Your instructions |
Without omitting anything, retype the data that follows.

Data supplied |
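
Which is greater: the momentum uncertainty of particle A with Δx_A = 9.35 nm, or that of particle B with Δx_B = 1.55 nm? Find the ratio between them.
Particle B has the larger minimum momentum uncertainty, by a factor of 6.03.

For each particle, the minimum momentum uncertainty is Δp_min = ℏ/(2Δx):

Particle A: Δp_A = ℏ/(2×9.350e-09 m) = 5.639e-27 kg·m/s
Particle B: Δp_B = ℏ/(2×1.550e-09 m) = 3.402e-26 kg·m/s

Ratio: Δp_B/Δp_A = 6.03

Since Δp_min ∝ 1/Δx, the particle with smaller position uncertainty (B) has larger momentum uncertainty.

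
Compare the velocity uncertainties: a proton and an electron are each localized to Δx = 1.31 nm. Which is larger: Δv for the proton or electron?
The electron has the larger minimum velocity uncertainty, by a ratio of 1836.2.

For both particles, Δp_min = ℏ/(2Δx) = 4.025e-26 kg·m/s (same for both).

The velocity uncertainty is Δv = Δp/m:
- proton: Δv = 4.025e-26 / 1.673e-27 = 2.406e+01 m/s = 24.065 m/s
- electron: Δv = 4.025e-26 / 9.109e-31 = 4.419e+04 m/s = 44.186 km/s

Ratio: 4.419e+04 / 2.406e+01 = 1836.2

The lighter particle has larger velocity uncertainty because Δv ∝ 1/m.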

Solution |
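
Which is greater: the momentum uncertainty of particle A with Δx_A = 9.35 nm, or that of particle B with Δx_B = 1.55 nm? Find the ratio between them.
Particle B has the larger minimum momentum uncertainty, by a factor of 6.03.

For each particle, the minimum momentum uncertainty is Δp_min = ℏ/(2Δx):

Particle A: Δp_A = ℏ/(2×9.350e-09 m) = 5.639e-27 kg·m/s
Particle B: Δp_B = ℏ/(2×1.550e-09 m) = 3.402e-26 kg·m/s

Ratio: Δp_B/Δp_A = 6.03

Since Δp_min ∝ 1/Δx, the particle with smaller position uncertainty (B) has larger momentum uncertainty.

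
Compare the velocity uncertainties: a proton and an electron are each localized to Δx = 1.31 nm. Which is larger: Δv for the proton or electron?
The electron has the larger minimum velocity uncertainty, by a ratio of 1836.2.

For both particles, Δp_min = ℏ/(2Δx) = 4.025e-26 kg·m/s (same for both).

The velocity uncertainty is Δv = Δp/m:
- proton: Δv = 4.025e-26 / 1.673e-27 = 2.406e+01 m/s = 24.065 m/s
- electron: Δv = 4.025e-26 / 9.109e-31 = 4.419e+04 m/s = 44.186 km/s

Ratio: 4.419e+04 / 2.406e+01 = 1836.2

The lighter particle has larger velocity uncertainty because Δv ∝ 1/m.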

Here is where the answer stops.